Find the lines in the records that carry the word "interior". Copy each one.

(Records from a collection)
-*-
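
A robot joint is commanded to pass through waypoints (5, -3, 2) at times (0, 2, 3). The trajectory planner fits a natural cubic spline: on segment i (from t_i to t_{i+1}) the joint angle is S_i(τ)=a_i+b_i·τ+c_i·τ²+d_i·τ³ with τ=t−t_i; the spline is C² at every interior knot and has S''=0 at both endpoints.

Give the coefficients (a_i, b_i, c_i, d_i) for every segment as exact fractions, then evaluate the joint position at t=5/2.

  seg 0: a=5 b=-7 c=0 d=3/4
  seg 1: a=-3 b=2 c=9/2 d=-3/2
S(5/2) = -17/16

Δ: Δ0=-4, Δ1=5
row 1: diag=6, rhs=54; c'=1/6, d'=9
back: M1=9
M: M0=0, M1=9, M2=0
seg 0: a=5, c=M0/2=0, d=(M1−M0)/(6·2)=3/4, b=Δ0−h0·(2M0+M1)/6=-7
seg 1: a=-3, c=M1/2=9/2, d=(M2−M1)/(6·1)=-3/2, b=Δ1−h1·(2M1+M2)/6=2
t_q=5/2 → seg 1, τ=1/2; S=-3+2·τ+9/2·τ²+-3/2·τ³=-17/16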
-*-
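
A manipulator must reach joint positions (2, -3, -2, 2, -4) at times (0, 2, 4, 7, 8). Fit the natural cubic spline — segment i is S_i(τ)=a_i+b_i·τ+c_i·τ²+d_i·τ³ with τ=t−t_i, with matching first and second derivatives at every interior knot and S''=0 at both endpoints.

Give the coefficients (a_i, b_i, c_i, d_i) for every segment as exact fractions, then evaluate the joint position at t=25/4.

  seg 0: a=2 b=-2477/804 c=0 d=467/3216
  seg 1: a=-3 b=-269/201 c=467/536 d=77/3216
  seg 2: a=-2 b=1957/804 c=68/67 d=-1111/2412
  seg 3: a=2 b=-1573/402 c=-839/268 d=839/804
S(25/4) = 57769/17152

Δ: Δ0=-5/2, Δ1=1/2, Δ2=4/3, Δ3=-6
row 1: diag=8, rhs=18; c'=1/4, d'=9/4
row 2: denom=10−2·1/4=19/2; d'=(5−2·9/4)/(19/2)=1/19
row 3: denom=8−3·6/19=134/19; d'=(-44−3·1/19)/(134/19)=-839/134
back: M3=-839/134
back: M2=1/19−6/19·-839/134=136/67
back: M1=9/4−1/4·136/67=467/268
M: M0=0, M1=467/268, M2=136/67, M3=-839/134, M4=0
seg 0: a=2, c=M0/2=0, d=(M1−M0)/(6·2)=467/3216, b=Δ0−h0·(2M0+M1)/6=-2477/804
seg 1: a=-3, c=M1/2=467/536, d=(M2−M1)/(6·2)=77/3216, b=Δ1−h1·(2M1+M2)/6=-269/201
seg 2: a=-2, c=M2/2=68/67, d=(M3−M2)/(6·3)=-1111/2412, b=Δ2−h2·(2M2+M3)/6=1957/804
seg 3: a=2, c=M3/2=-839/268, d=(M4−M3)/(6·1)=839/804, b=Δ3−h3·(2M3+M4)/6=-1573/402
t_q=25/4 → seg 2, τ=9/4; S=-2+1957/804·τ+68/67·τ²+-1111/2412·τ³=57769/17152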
-*-
Output of the exercise »
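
A robot joint is commanded to pass through waypoints (5, -3, 2) at times (0, 2, 3). The trajectory planner fits a natural cubic spline: on segment i (from t_i to t_{i+1}) the joint angle is S_i(τ)=a_i+b_i·τ+c_i·τ²+d_i·τ³ with τ=t−t_i; the spline is C² at every interior knot and has S''=0 at both endpoints.
A manipulator must reach joint positions (2, -3, -2, 2, -4) at times (0, 2, 4, 7, 8). Fit the natural cubic spline — segment i is S_i(τ)=a_i+b_i·τ+c_i·τ²+d_i·τ³ with τ=t−t_i, with matching first and second derivatives at every interior knot and S''=0 at both endpoints.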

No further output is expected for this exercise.